(Extracted data entries)
┏━━

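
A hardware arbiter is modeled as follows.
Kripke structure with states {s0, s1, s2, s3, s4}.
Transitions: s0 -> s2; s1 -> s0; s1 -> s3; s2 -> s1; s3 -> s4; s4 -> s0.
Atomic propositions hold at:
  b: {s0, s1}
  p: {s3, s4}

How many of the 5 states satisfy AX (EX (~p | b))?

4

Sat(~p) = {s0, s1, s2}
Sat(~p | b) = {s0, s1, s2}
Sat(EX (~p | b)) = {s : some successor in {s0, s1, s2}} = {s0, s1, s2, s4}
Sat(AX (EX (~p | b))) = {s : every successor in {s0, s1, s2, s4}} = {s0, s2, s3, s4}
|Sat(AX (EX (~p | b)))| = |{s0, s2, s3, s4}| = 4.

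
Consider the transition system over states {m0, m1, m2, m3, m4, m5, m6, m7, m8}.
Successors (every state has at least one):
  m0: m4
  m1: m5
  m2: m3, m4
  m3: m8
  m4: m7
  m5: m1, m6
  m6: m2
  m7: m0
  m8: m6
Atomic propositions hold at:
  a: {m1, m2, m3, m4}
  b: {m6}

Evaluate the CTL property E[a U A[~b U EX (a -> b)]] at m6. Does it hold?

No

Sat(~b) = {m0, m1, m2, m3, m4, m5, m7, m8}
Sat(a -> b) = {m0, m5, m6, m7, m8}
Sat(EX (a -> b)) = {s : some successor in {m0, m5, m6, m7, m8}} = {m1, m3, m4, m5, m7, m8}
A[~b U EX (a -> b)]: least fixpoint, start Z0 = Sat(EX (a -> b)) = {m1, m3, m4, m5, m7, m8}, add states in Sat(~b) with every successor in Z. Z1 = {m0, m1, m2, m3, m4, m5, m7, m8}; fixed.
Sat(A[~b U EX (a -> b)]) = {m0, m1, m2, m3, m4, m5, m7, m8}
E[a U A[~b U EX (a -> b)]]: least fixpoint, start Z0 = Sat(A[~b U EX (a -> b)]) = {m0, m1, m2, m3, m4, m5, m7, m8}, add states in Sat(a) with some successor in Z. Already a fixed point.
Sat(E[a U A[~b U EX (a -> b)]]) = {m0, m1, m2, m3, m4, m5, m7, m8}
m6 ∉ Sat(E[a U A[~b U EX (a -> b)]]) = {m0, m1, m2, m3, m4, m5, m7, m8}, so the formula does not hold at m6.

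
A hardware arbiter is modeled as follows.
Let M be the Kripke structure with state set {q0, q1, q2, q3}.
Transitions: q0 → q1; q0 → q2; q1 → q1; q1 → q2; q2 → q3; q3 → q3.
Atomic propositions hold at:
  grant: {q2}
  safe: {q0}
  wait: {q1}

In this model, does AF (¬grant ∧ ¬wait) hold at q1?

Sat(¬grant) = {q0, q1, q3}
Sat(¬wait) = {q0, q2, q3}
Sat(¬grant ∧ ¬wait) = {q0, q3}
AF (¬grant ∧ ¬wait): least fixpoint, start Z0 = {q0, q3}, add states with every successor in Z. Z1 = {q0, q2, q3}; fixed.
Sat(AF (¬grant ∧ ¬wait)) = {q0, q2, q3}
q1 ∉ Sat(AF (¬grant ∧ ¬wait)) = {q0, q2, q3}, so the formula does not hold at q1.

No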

┗━━

EXERCISE: State how many lines of the data include the word "Transitions", with nothing else.

TASK OUTPUT: 2